PROBLEM REQUIREMENTS – Find "Find the angle" and "A GIS analyst needs to compute: Compute" in the records below. Copy the lines holding them and every line between, exactly, and no others.

SUPPLIED ENTRIES –
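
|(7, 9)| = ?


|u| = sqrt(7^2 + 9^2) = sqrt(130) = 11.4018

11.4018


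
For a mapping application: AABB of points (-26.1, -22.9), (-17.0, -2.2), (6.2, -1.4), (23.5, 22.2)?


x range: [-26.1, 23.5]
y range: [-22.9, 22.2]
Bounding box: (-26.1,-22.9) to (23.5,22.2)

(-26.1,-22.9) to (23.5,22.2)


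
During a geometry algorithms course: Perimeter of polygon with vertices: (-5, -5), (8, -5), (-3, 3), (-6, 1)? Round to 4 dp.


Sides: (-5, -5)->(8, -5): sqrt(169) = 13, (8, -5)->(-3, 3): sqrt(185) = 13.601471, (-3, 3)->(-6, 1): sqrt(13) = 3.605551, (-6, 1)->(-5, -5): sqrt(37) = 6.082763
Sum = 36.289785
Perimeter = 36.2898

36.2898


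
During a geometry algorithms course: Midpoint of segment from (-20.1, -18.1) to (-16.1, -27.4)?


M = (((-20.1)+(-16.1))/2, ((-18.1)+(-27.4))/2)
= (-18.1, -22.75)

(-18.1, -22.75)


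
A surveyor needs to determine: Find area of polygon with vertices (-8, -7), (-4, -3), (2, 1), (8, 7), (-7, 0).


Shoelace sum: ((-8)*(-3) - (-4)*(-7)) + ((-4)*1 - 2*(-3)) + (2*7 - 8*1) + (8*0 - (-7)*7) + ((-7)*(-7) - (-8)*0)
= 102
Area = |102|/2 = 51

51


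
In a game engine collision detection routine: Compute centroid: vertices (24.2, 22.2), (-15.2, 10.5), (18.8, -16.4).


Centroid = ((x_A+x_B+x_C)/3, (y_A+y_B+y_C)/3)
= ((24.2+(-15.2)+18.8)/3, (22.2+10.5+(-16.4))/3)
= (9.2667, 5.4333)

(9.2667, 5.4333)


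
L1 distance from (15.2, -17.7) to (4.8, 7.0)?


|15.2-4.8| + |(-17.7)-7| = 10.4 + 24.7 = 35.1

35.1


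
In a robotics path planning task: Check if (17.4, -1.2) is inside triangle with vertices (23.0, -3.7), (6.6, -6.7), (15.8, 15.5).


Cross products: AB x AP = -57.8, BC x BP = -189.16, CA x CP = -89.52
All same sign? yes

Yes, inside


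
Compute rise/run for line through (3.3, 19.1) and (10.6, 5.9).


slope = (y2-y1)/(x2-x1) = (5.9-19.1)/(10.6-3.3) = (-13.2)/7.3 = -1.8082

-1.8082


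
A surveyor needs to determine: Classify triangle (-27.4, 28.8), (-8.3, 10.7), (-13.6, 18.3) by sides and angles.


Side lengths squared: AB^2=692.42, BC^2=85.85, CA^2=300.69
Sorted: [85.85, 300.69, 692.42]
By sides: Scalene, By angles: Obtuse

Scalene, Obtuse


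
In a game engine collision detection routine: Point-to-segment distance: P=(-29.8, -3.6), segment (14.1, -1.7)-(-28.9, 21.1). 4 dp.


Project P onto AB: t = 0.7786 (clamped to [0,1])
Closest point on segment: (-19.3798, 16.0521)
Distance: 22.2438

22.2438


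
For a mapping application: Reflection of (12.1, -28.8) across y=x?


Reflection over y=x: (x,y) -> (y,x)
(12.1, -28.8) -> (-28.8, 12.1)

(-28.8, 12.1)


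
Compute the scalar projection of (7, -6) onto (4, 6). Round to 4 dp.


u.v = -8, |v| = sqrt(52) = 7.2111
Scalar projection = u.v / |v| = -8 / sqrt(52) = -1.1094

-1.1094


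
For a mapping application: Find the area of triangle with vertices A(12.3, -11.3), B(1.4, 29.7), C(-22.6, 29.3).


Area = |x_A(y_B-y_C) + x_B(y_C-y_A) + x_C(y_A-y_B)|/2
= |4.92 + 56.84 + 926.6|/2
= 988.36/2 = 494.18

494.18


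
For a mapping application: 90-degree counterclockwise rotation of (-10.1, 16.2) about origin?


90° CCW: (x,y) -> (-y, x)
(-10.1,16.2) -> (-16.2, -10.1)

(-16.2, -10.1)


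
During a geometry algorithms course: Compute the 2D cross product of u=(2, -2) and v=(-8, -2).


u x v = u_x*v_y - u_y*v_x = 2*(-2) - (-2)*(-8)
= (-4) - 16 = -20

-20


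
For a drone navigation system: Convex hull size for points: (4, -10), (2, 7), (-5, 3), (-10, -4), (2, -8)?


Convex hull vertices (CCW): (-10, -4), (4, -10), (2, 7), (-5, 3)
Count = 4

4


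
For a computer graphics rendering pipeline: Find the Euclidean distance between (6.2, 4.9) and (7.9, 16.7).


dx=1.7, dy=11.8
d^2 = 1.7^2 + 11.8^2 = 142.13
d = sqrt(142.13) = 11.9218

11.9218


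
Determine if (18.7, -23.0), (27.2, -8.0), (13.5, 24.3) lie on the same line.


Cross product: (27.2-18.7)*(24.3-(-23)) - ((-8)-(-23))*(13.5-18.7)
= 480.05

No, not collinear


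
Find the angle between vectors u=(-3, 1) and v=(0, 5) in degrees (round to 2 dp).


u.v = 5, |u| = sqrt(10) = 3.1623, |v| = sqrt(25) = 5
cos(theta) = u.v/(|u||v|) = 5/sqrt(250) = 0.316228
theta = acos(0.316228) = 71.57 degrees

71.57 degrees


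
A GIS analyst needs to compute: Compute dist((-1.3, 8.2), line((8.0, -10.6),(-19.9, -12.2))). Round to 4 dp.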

* * *

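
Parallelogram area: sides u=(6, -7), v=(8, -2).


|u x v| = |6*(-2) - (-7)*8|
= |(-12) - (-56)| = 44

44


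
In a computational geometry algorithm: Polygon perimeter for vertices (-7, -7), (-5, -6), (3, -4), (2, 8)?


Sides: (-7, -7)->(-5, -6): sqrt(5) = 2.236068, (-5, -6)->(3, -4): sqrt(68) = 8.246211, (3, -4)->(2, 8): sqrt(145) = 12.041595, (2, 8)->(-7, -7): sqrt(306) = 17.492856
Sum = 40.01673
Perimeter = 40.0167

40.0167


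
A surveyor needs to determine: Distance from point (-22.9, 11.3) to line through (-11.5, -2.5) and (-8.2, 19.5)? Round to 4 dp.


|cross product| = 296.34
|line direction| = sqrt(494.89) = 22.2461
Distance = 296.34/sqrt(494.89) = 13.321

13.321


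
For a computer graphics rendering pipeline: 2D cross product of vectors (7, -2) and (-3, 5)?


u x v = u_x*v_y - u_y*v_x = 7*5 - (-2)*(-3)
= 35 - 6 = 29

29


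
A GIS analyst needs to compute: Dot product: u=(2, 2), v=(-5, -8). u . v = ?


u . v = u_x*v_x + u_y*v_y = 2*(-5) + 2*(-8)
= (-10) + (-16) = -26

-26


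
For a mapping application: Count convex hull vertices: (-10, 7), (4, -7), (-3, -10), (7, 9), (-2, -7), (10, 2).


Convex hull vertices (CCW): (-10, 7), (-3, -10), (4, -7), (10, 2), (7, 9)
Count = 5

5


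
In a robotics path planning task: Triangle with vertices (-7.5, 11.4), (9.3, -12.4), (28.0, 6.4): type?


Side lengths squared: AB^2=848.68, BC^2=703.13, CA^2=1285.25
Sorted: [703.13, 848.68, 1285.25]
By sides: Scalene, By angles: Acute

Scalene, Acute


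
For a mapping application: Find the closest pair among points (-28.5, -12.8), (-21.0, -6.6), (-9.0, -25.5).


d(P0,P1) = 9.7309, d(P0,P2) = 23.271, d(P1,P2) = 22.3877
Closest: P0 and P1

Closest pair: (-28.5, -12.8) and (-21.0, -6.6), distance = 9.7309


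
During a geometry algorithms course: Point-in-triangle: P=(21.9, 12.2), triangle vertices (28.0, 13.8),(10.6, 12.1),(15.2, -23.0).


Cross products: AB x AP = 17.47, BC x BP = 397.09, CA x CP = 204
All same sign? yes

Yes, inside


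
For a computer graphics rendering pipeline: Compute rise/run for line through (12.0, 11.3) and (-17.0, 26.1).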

SOLUTION –
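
Find the angle between vectors u=(-3, 1) and v=(0, 5) in degrees (round to 2 dp).


u.v = 5, |u| = sqrt(10) = 3.1623, |v| = sqrt(25) = 5
cos(theta) = u.v/(|u||v|) = 5/sqrt(250) = 0.316228
theta = acos(0.316228) = 71.57 degrees

71.57 degrees


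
A GIS analyst needs to compute: Compute dist((-1.3, 8.2), line((8.0, -10.6),(-19.9, -12.2))). Round to 4 dp.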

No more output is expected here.